- Required work:
Print, exactly and completely, every entry in the data.

- Collected data:
=== Section Start ===

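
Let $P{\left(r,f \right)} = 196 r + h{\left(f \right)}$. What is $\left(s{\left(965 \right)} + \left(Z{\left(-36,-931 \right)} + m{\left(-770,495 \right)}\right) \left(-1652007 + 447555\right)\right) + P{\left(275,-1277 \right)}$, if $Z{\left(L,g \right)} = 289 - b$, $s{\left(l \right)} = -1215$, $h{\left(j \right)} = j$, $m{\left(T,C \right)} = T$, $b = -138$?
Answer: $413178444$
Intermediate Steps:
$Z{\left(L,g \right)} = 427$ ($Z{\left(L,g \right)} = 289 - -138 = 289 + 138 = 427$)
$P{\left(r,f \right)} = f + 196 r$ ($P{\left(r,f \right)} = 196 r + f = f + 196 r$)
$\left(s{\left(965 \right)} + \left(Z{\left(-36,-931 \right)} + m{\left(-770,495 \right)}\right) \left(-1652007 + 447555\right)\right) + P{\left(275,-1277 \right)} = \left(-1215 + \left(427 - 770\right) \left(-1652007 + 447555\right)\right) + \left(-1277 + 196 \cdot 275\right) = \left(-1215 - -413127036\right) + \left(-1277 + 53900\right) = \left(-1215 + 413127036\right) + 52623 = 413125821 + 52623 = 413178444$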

=== Section End ===

- Expected answer:
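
Let $P{\left(r,f \right)} = 196 r + h{\left(f \right)}$. What is $\left(s{\left(965 \right)} + \left(Z{\left(-36,-931 \right)} + m{\left(-770,495 \right)}\right) \left(-1652007 + 447555\right)\right) + P{\left(275,-1277 \right)}$, if $Z{\left(L,g \right)} = 289 - b$, $s{\left(l \right)} = -1215$, $h{\left(j \right)} = j$, $m{\left(T,C \right)} = T$, $b = -138$?
Answer: $413178444$
Intermediate Steps:
$Z{\left(L,g \right)} = 427$ ($Z{\left(L,g \right)} = 289 - -138 = 289 + 138 = 427$)
$P{\left(r,f \right)} = f + 196 r$ ($P{\left(r,f \right)} = 196 r + f = f + 196 r$)
$\left(s{\left(965 \right)} + \left(Z{\left(-36,-931 \right)} + m{\left(-770,495 \right)}\right) \left(-1652007 + 447555\right)\right) + P{\left(275,-1277 \right)} = \left(-1215 + \left(427 - 770\right) \left(-1652007 + 447555\right)\right) + \left(-1277 + 196 \cdot 275\right) = \left(-1215 - -413127036\right) + \left(-1277 + 53900\right) = \left(-1215 + 413127036\right) + 52623 = 413125821 + 52623 = 413178444$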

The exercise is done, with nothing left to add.